*Source records*
--------------------------------
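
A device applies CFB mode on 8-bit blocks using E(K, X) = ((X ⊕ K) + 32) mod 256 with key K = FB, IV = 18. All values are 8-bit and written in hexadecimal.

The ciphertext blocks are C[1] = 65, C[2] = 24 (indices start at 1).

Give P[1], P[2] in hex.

CFB decryption: P_i = C_i ⊕ E(K, C_{i−1}), with C_{0} = IV.
P[1]: E(K, 18) = 15; 65 ⊕ 15 = 70.
P[2]: E(K, 65) = D0; 24 ⊕ D0 = F4.

P[1] = 70, P[2] = F4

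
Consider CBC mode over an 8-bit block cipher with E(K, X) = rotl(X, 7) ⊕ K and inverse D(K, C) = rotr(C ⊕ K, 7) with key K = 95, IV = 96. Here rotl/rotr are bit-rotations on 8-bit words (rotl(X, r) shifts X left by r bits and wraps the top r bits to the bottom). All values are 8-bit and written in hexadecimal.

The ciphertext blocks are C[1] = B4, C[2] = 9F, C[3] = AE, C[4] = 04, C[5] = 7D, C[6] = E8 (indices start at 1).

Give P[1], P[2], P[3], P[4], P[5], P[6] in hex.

CBC decryption: P_i = D(K, C_i) ⊕ C_{i−1}, with C_{0} = IV.
P[1]: D(K, B4) = 42; 42 ⊕ 96 = D4.
P[2]: D(K, 9F) = 14; 14 ⊕ B4 = A0.
P[3]: D(K, AE) = 76; 76 ⊕ 9F = E9.
P[4]: D(K, 04) = 23; 23 ⊕ AE = 8D.
P[5]: D(K, 7D) = D1; D1 ⊕ 04 = D5.
P[6]: D(K, E8) = FA; FA ⊕ 7D = 87.

P[1] = D4, P[2] = A0, P[3] = E9, P[4] = 8D, P[5] = D5, P[6] = 87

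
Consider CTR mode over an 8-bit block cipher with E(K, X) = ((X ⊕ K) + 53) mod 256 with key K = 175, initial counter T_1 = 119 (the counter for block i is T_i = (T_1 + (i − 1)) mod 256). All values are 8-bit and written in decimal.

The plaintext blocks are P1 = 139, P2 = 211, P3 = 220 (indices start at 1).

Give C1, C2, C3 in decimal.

C1 = 134, C2 = 223, C3 = 215

CTR encryption: S_i = E(K, T_i) where T_i is the counter for block i; C_i = P_i ⊕ S_i.
C1: T = 119, S = E(K, T) = 13; 139 ⊕ 13 = 134.
C2: T = 120, S = E(K, T) = 12; 211 ⊕ 12 = 223.
C3: T = 121, S = E(K, T) = 11; 220 ⊕ 11 = 215.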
--------------------------------
*What you will do*
Set down exactly, and only, the lines of the data above from the line containing "Consider CTR mode" through the last one.

*Answer to the problem*
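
Consider CTR mode over an 8-bit block cipher with E(K, X) = ((X ⊕ K) + 53) mod 256 with key K = 175, initial counter T_1 = 119 (the counter for block i is T_i = (T_1 + (i − 1)) mod 256). All values are 8-bit and written in decimal.

The plaintext blocks are P1 = 139, P2 = 211, P3 = 220 (indices start at 1).

Give C1, C2, C3 in decimal.

C1 = 134, C2 = 223, C3 = 215

CTR encryption: S_i = E(K, T_i) where T_i is the counter for block i; C_i = P_i ⊕ S_i.
C1: T = 119, S = E(K, T) = 13; 139 ⊕ 13 = 134.
C2: T = 120, S = E(K, T) = 12; 211 ⊕ 12 = 223.
C3: T = 121, S = E(K, T) = 11; 220 ⊕ 11 = 215.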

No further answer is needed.